> [EXERCISE REQUIREMENTS]: Lines from the one containing "Let u = Z*H, H" through the last one in the data below: write them out word for word, and only them.
━━━━━ MATERIAL FOR THIS EXERCISE
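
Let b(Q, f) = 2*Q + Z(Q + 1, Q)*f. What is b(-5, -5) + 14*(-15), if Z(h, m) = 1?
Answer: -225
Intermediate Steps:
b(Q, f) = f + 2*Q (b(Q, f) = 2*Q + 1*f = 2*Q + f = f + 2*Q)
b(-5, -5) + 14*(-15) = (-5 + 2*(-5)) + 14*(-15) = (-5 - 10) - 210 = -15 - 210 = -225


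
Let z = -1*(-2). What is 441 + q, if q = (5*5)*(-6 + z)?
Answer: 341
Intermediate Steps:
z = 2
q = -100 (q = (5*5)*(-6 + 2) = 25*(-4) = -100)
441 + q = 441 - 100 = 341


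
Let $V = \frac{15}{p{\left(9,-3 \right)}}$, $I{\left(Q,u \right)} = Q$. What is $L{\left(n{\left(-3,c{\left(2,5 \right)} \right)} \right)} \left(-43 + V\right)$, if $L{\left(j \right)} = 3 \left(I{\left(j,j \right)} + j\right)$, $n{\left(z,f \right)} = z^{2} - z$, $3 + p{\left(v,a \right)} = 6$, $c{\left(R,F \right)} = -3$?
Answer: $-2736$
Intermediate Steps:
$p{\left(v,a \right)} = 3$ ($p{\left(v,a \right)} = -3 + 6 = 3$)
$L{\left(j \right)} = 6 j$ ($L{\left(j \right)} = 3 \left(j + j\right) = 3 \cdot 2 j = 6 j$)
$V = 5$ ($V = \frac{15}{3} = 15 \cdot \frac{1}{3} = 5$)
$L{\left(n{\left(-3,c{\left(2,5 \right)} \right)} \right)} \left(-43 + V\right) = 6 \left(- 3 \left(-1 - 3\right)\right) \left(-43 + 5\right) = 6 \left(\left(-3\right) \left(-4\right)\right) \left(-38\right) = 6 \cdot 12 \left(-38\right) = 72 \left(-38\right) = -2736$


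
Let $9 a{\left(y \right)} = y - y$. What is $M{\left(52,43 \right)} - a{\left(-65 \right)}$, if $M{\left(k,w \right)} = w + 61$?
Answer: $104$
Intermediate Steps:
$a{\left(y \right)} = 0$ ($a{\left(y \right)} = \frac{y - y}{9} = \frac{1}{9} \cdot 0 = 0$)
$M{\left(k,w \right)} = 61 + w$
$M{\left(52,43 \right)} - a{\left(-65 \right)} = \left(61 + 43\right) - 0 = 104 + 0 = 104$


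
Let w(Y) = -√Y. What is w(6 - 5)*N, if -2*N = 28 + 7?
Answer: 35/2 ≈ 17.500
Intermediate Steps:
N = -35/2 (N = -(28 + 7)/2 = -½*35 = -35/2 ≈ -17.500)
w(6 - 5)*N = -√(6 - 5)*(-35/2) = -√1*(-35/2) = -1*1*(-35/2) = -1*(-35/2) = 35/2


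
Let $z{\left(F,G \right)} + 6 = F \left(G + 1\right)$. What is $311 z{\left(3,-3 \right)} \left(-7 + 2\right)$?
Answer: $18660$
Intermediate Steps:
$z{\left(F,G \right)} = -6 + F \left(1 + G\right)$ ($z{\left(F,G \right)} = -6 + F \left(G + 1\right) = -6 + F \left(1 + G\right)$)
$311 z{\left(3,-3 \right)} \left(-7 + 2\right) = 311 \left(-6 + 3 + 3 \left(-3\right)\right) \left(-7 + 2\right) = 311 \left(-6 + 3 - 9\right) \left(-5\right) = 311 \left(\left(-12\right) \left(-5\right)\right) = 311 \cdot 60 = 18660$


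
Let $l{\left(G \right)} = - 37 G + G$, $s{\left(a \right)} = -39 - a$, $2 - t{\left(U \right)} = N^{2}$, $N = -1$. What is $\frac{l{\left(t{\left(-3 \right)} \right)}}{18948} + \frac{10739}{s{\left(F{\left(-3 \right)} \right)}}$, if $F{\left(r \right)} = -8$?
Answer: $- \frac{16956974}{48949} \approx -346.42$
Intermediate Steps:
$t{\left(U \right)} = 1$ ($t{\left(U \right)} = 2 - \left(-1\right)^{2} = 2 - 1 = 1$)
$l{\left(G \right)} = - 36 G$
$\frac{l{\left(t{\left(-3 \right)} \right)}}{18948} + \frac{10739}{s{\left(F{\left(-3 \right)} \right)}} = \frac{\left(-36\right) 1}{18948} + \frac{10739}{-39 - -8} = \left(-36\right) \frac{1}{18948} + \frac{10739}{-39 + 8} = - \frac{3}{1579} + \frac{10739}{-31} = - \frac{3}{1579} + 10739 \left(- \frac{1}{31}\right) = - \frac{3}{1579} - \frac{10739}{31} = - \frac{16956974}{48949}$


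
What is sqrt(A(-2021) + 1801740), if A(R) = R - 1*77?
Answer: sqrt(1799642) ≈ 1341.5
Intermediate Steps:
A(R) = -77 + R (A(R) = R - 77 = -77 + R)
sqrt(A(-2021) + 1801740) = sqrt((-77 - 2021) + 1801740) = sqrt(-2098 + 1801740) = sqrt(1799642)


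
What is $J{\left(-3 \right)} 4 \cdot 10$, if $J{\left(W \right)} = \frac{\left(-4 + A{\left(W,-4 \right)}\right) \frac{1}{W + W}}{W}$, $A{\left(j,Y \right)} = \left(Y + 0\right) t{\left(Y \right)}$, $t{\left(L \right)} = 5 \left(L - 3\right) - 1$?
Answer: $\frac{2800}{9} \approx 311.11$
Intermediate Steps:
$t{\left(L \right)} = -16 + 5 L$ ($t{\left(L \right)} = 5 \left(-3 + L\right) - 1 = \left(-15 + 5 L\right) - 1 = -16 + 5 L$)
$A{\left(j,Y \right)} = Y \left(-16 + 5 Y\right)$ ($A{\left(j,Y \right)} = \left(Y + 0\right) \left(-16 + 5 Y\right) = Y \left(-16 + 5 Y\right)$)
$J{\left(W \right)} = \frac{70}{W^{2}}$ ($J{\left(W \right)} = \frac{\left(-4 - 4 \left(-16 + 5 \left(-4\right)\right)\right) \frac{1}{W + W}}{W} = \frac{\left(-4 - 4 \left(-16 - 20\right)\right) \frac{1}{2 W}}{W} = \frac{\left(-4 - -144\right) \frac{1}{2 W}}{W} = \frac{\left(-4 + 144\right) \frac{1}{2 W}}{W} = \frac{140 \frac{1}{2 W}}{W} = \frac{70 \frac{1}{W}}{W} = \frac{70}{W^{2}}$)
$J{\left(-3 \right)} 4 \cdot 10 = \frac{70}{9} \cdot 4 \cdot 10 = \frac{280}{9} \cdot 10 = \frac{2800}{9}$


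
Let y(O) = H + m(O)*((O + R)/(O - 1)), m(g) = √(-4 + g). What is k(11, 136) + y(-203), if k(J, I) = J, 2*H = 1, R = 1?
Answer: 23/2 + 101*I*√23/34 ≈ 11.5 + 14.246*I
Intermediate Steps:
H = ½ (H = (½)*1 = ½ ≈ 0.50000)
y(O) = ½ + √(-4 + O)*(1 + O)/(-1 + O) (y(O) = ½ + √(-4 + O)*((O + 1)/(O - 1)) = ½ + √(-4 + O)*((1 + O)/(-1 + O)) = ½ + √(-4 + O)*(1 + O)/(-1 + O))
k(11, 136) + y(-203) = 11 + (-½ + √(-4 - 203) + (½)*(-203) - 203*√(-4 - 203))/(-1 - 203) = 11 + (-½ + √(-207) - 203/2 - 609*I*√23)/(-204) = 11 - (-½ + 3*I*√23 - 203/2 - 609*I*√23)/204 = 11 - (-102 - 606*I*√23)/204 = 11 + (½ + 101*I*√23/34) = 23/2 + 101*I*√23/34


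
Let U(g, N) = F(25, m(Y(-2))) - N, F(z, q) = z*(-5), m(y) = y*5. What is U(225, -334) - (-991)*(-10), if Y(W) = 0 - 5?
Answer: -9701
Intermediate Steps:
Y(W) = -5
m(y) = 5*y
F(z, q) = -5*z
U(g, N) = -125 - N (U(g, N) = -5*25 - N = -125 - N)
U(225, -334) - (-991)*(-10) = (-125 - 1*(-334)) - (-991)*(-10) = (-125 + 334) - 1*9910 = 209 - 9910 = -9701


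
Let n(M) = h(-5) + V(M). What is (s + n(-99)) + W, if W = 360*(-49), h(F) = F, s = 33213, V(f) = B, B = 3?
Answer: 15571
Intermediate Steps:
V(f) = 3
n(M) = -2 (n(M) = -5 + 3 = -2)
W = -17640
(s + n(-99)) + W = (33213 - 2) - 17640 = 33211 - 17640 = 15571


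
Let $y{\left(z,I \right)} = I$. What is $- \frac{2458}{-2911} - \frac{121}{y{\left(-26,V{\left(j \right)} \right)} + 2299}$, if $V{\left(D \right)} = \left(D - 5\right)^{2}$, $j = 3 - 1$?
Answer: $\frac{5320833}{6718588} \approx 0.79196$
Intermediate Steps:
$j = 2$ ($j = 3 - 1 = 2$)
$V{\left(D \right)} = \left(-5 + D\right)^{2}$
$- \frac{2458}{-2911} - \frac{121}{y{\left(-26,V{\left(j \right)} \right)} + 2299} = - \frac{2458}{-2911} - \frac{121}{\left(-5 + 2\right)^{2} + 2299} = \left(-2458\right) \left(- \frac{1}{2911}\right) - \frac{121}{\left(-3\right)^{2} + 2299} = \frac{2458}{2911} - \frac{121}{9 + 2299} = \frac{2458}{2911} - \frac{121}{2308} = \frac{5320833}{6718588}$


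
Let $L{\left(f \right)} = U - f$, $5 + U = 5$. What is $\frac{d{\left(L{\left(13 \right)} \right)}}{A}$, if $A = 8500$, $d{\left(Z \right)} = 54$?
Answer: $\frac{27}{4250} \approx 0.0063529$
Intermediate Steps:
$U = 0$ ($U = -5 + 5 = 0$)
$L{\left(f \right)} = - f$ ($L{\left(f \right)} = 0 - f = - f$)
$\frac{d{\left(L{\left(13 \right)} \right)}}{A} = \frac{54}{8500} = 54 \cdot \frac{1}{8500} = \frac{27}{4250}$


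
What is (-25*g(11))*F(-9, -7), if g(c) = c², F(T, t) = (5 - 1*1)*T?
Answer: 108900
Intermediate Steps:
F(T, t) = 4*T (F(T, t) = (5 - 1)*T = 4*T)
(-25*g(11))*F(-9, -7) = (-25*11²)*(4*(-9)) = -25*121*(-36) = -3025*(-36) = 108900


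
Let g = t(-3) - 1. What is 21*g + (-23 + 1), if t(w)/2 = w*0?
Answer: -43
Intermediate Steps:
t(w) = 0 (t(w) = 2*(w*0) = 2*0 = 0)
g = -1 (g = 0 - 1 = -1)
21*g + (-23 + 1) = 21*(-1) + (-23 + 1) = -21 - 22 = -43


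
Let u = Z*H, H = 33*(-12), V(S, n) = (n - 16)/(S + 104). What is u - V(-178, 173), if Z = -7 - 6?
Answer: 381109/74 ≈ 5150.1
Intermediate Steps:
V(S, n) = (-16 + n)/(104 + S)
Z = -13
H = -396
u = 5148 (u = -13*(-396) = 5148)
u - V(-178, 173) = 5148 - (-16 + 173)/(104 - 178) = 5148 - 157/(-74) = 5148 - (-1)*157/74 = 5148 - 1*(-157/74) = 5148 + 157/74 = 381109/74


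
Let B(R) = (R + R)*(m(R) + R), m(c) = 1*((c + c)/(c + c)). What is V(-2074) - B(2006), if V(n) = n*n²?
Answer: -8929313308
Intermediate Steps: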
━━━━━━━━━━
> [ANSWER BOX]:
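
Let u = Z*H, H = 33*(-12), V(S, n) = (n - 16)/(S + 104). What is u - V(-178, 173), if Z = -7 - 6?
Answer: 381109/74 ≈ 5150.1
Intermediate Steps:
V(S, n) = (-16 + n)/(104 + S)
Z = -13
H = -396
u = 5148 (u = -13*(-396) = 5148)
u - V(-178, 173) = 5148 - (-16 + 173)/(104 - 178) = 5148 - 157/(-74) = 5148 - (-1)*157/74 = 5148 - 1*(-157/74) = 5148 + 157/74 = 381109/74


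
Let B(R) = (R + R)*(m(R) + R), m(c) = 1*((c + c)/(c + c)). What is V(-2074) - B(2006), if V(n) = n*n²?
Answer: -8929313308
Intermediate Steps: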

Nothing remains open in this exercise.